### ACTIVITY
Gather all lines from the material that contain "move".

### EXCERPTED RECORDS
┏━━

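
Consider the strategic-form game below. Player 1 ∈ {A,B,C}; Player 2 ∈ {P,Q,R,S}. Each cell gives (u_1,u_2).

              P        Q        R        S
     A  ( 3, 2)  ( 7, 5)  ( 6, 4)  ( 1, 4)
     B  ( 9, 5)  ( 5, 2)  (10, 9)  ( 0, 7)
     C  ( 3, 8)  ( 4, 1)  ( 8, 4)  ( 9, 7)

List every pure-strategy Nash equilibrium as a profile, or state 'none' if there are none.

(A,P): not NE [P1→B gives 9>3; P2→Q gives 5>2]
(A,Q): NE
(A,R): not NE [P1→B gives 10>6; P2→Q gives 5>4]
(A,S): not NE [P1→C gives 9>1; P2→Q gives 5>4]
(B,P): not NE [P2→R gives 9>5]
(B,Q): not NE [P1→A gives 7>5; P2→R gives 9>2]
(B,R): NE
(B,S): not NE [P1→C gives 9>0; P2→R gives 9>7]
(C,P): not NE [P1→B gives 9>3]
(C,Q): not NE [P1→A gives 7>4; P2→P gives 8>1]
(C,R): not NE [P1→B gives 10>8; P2→P gives 8>4]
(C,S): not NE [P2→P gives 8>7]

Nash profiles: (A,Q), (B,R)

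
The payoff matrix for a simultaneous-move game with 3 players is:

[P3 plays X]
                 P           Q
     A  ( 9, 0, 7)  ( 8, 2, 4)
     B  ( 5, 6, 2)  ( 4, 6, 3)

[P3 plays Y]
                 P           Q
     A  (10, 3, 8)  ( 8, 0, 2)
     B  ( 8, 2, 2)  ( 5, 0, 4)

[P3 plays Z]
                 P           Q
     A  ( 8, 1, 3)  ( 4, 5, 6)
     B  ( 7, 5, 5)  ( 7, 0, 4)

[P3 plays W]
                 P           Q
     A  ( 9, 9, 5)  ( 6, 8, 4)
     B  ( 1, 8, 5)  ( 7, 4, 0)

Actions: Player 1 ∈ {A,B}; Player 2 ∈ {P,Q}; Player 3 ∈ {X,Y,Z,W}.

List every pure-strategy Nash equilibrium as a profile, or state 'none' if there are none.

Nash profiles: (A,P,Y)

(A,P,X): not NE [P2→Q gives 2>0; P3→Y gives 8>7]
(A,P,Y): NE
(A,P,Z): not NE [P2→Q gives 5>1; P3→Y gives 8>3]
(A,P,W): not NE [P3→Y gives 8>5]
(A,Q,X): not NE [P3→Z gives 6>4]
(A,Q,Y): not NE [P2→P gives 3>0; P3→Z gives 6>2]
(A,Q,Z): not NE [P1→B gives 7>4]
(A,Q,W): not NE [P1→B gives 7>6; P2→P gives 9>8; P3→Z gives 6>4]
(B,P,X): not NE [P1→A gives 9>5; P3→W gives 5>2]
(B,P,Y): not NE [P1→A gives 10>8; P3→W gives 5>2]
(B,P,Z): not NE [P1→A gives 8>7]
(B,P,W): not NE [P1→A gives 9>1]
(B,Q,X): not NE [P1→A gives 8>4; P3→Z gives 4>3]
(B,Q,Y): not NE [P1→A gives 8>5; P2→P gives 2>0]
(B,Q,Z): not NE [P2→P gives 5>0]
(B,Q,W): not NE [P2→P gives 8>4; P3→Z gives 4>0]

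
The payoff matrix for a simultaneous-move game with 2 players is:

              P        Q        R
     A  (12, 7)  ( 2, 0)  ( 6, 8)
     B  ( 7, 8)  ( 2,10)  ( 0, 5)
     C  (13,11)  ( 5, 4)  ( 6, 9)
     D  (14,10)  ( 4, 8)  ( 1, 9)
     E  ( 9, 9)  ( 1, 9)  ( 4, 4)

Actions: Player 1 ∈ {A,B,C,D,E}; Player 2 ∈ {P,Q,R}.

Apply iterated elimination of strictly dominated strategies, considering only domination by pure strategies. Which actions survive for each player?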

┗━━

### WRITTEN SOLUTION
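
The payoff matrix for a simultaneous-move game with 3 players is:
The payoff matrix for a simultaneous-move game with 2 players is: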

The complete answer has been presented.